* Work item
Here the whole listing must be retyped exactly, with no line omitted.

·····

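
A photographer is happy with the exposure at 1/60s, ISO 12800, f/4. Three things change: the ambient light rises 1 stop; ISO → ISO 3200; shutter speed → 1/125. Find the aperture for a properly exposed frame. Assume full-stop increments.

Scene light: 1 stop brighter.
ISO: 12800 → 6400 → 3200 — 2 stops dropped (darker).
Shutter speed: 1/60 → 1/125 — 1 stop shorter (darker).
Net so far: 2 stops darker. Aperture: f/4 → f/2.8 → f/2.

f/2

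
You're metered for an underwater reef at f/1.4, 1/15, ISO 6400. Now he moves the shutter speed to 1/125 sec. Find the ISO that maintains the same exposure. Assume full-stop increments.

ISO 51200

Shutter speed: 1/15 → 1/30 → 1/60 → 1/125 — 3 stops shorter (darker).
Need 3 stops brighter from the ISO: 6400 → 12800 → 25600 → 51200.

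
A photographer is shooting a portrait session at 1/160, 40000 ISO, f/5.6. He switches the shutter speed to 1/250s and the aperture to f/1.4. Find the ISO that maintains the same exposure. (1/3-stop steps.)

Shutter speed: 1/160 → 1/200 → 1/250 — 2/3 stop shorter (darker).
Aperture: f/5.6 → f/5 → f/4.5 → f/4 → f/3.5 → f/3.2 → f/2.8 → f/2.5 → f/2.2 → f/2 → f/1.8 → f/1.6 → f/1.4 — 4 stops larger aperture (brighter).
Net change so far: 3 1/3 stops brighter. Offset with the ISO: 40000 → 32000 → 25600 → 20000 → 16000 → 12800 → 10000 → 8000 → 6400 → 5000 → 4000.

ISO 4000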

·····

* Written answer
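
A photographer is happy with the exposure at 1/60s, ISO 12800, f/4. Three things change: the ambient light rises 1 stop; ISO → ISO 3200; shutter speed → 1/125. Find the aperture for a properly exposed frame. Assume full-stop increments.

Scene light: 1 stop brighter.
ISO: 12800 → 6400 → 3200 — 2 stops dropped (darker).
Shutter speed: 1/60 → 1/125 — 1 stop shorter (darker).
Net so far: 2 stops darker. Aperture: f/4 → f/2.8 → f/2.

f/2

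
You're metered for an underwater reef at f/1.4, 1/15, ISO 6400. Now he moves the shutter speed to 1/125 sec. Find the ISO that maintains the same exposure. Assume full-stop increments.

ISO 51200

Shutter speed: 1/15 → 1/30 → 1/60 → 1/125 — 3 stops shorter (darker).
Need 3 stops brighter from the ISO: 6400 → 12800 → 25600 → 51200.

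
A photographer is shooting a portrait session at 1/160, 40000 ISO, f/5.6. He switches the shutter speed to 1/250s and the aperture to f/1.4. Find the ISO that maintains the same exposure. (1/3-stop steps.)

Shutter speed: 1/160 → 1/200 → 1/250 — 2/3 stop shorter (darker).
Aperture: f/5.6 → f/5 → f/4.5 → f/4 → f/3.5 → f/3.2 → f/2.8 → f/2.5 → f/2.2 → f/2 → f/1.8 → f/1.6 → f/1.4 — 4 stops larger aperture (brighter).
Net change so far: 3 1/3 stops brighter. Offset with the ISO: 40000 → 32000 → 25600 → 20000 → 16000 → 12800 → 10000 → 8000 → 6400 → 5000 → 4000.

ISO 4000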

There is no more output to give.